- _THE PROBLEM_
Retyping the entries exactly is all that is required.

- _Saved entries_
——————

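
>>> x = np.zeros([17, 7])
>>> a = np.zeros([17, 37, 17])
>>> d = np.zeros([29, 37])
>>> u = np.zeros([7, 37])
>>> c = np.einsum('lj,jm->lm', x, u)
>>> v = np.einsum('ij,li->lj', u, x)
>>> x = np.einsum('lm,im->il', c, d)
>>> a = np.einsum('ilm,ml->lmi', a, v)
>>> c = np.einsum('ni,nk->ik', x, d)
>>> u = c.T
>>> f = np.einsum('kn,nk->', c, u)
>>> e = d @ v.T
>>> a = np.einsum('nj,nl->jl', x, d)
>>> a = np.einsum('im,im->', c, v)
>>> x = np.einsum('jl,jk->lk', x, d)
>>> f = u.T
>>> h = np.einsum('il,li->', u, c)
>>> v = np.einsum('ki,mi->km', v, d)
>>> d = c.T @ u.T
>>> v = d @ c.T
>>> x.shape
(17, 37)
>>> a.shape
()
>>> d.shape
(37, 37)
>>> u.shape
(37, 17)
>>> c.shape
(17, 37)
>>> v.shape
(37, 17)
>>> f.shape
(17, 37)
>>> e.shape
(29, 17)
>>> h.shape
()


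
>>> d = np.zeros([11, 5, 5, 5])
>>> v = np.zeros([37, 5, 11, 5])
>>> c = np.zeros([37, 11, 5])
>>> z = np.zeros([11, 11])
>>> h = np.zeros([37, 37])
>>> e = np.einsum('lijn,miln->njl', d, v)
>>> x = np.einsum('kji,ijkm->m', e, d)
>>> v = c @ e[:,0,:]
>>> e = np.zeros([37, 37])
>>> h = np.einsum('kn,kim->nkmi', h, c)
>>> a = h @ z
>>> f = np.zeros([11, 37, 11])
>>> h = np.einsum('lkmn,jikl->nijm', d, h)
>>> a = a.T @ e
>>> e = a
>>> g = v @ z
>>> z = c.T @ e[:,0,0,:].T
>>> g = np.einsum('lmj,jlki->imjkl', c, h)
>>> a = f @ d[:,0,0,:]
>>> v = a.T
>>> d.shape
(11, 5, 5, 5)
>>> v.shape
(5, 37, 11)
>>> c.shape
(37, 11, 5)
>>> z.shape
(5, 11, 11)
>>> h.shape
(5, 37, 37, 5)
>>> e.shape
(11, 5, 37, 37)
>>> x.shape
(5,)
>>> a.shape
(11, 37, 5)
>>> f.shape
(11, 37, 11)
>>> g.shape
(5, 11, 5, 37, 37)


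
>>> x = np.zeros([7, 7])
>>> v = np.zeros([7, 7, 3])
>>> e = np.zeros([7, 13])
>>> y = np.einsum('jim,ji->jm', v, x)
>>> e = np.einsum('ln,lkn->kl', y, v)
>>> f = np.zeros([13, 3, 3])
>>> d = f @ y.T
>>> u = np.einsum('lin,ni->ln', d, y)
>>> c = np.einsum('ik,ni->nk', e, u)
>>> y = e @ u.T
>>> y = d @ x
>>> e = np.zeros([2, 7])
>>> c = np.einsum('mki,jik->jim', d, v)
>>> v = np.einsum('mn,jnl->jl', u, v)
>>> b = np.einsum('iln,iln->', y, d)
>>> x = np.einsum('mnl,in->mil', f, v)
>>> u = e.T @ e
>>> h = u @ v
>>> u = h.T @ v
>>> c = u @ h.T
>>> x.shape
(13, 7, 3)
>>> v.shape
(7, 3)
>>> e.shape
(2, 7)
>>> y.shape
(13, 3, 7)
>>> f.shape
(13, 3, 3)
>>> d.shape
(13, 3, 7)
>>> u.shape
(3, 3)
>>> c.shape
(3, 7)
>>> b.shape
()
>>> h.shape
(7, 3)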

——————

- _ANSWER BELOW_
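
>>> x = np.zeros([17, 7])
>>> a = np.zeros([17, 37, 17])
>>> d = np.zeros([29, 37])
>>> u = np.zeros([7, 37])
>>> c = np.einsum('lj,jm->lm', x, u)
>>> v = np.einsum('ij,li->lj', u, x)
>>> x = np.einsum('lm,im->il', c, d)
>>> a = np.einsum('ilm,ml->lmi', a, v)
>>> c = np.einsum('ni,nk->ik', x, d)
>>> u = c.T
>>> f = np.einsum('kn,nk->', c, u)
>>> e = d @ v.T
>>> a = np.einsum('nj,nl->jl', x, d)
>>> a = np.einsum('im,im->', c, v)
>>> x = np.einsum('jl,jk->lk', x, d)
>>> f = u.T
>>> h = np.einsum('il,li->', u, c)
>>> v = np.einsum('ki,mi->km', v, d)
>>> d = c.T @ u.T
>>> v = d @ c.T
>>> x.shape
(17, 37)
>>> a.shape
()
>>> d.shape
(37, 37)
>>> u.shape
(37, 17)
>>> c.shape
(17, 37)
>>> v.shape
(37, 17)
>>> f.shape
(17, 37)
>>> e.shape
(29, 17)
>>> h.shape
()


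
>>> d = np.zeros([11, 5, 5, 5])
>>> v = np.zeros([37, 5, 11, 5])
>>> c = np.zeros([37, 11, 5])
>>> z = np.zeros([11, 11])
>>> h = np.zeros([37, 37])
>>> e = np.einsum('lijn,miln->njl', d, v)
>>> x = np.einsum('kji,ijkm->m', e, d)
>>> v = c @ e[:,0,:]
>>> e = np.zeros([37, 37])
>>> h = np.einsum('kn,kim->nkmi', h, c)
>>> a = h @ z
>>> f = np.zeros([11, 37, 11])
>>> h = np.einsum('lkmn,jikl->nijm', d, h)
>>> a = a.T @ e
>>> e = a
>>> g = v @ z
>>> z = c.T @ e[:,0,0,:].T
>>> g = np.einsum('lmj,jlki->imjkl', c, h)
>>> a = f @ d[:,0,0,:]
>>> v = a.T
>>> d.shape
(11, 5, 5, 5)
>>> v.shape
(5, 37, 11)
>>> c.shape
(37, 11, 5)
>>> z.shape
(5, 11, 11)
>>> h.shape
(5, 37, 37, 5)
>>> e.shape
(11, 5, 37, 37)
>>> x.shape
(5,)
>>> a.shape
(11, 37, 5)
>>> f.shape
(11, 37, 11)
>>> g.shape
(5, 11, 5, 37, 37)


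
>>> x = np.zeros([7, 7])
>>> v = np.zeros([7, 7, 3])
>>> e = np.zeros([7, 13])
>>> y = np.einsum('jim,ji->jm', v, x)
>>> e = np.einsum('ln,lkn->kl', y, v)
>>> f = np.zeros([13, 3, 3])
>>> d = f @ y.T
>>> u = np.einsum('lin,ni->ln', d, y)
>>> c = np.einsum('ik,ni->nk', e, u)
>>> y = e @ u.T
>>> y = d @ x
>>> e = np.zeros([2, 7])
>>> c = np.einsum('mki,jik->jim', d, v)
>>> v = np.einsum('mn,jnl->jl', u, v)
>>> b = np.einsum('iln,iln->', y, d)
>>> x = np.einsum('mnl,in->mil', f, v)
>>> u = e.T @ e
>>> h = u @ v
>>> u = h.T @ v
>>> c = u @ h.T
>>> x.shape
(13, 7, 3)
>>> v.shape
(7, 3)
>>> e.shape
(2, 7)
>>> y.shape
(13, 3, 7)
>>> f.shape
(13, 3, 3)
>>> d.shape
(13, 3, 7)
>>> u.shape
(3, 3)
>>> c.shape
(3, 7)
>>> b.shape
()
>>> h.shape
(7, 3)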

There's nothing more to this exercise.